- _Work to complete_: The answer should consist of all the records, copied exactly.

- _Collected data entries_:

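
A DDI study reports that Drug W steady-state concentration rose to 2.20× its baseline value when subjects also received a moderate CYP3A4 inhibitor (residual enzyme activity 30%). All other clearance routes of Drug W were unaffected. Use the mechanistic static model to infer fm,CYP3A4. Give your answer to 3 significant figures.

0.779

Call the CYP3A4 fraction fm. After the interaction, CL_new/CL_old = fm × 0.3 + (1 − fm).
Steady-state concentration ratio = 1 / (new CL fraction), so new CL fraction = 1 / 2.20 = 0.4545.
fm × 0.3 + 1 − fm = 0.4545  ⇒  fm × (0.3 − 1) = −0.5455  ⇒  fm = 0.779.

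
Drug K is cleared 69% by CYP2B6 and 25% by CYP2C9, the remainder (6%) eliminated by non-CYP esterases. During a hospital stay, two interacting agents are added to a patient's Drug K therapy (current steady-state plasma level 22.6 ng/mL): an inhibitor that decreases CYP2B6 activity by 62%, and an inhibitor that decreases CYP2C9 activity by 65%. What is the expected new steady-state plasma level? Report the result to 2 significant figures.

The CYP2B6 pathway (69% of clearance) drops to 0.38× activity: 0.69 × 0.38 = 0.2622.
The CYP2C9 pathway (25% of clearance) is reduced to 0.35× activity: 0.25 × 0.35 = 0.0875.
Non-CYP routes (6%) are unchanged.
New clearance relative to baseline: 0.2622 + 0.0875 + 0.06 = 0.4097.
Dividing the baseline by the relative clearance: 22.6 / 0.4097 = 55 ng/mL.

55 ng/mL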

- _Exercise solution_:
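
A DDI study reports that Drug W steady-state concentration rose to 2.20× its baseline value when subjects also received a moderate CYP3A4 inhibitor (residual enzyme activity 30%). All other clearance routes of Drug W were unaffected. Use the mechanistic static model to infer fm,CYP3A4. Give your answer to 3 significant figures.

0.779

Call the CYP3A4 fraction fm. After the interaction, CL_new/CL_old = fm × 0.3 + (1 − fm).
Steady-state concentration ratio = 1 / (new CL fraction), so new CL fraction = 1 / 2.20 = 0.4545.
fm × 0.3 + 1 − fm = 0.4545  ⇒  fm × (0.3 − 1) = −0.5455  ⇒  fm = 0.779.

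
Drug K is cleared 69% by CYP2B6 and 25% by CYP2C9, the remainder (6%) eliminated by non-CYP esterases. During a hospital stay, two interacting agents are added to a patient's Drug K therapy (current steady-state plasma level 22.6 ng/mL): an inhibitor that decreases CYP2B6 activity by 62%, and an inhibitor that decreases CYP2C9 activity by 65%. What is the expected new steady-state plasma level? Report the result to 2 significant figures.

The CYP2B6 pathway (69% of clearance) drops to 0.38× activity: 0.69 × 0.38 = 0.2622.
The CYP2C9 pathway (25% of clearance) is reduced to 0.35× activity: 0.25 × 0.35 = 0.0875.
Non-CYP routes (6%) are unchanged.
New clearance relative to baseline: 0.2622 + 0.0875 + 0.06 = 0.4097.
Dividing the baseline by the relative clearance: 22.6 / 0.4097 = 55 ng/mL.

55 ng/mL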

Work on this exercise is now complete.